> _Task to carry out_: Retype the listing that follows without a single change.

[Task material Boundary: Start]

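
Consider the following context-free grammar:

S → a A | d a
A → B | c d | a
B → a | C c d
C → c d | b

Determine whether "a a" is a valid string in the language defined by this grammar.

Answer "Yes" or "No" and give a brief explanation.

Yes - a valid derivation exists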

[Task material Boundary: End]

> _Task answer_:
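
Consider the following context-free grammar:

S → a A | d a
A → B | c d | a
B → a | C c d
C → c d | b

Determine whether "a a" is a valid string in the language defined by this grammar.

Answer "Yes" or "No" and give a brief explanation.

Yes - a valid derivation exists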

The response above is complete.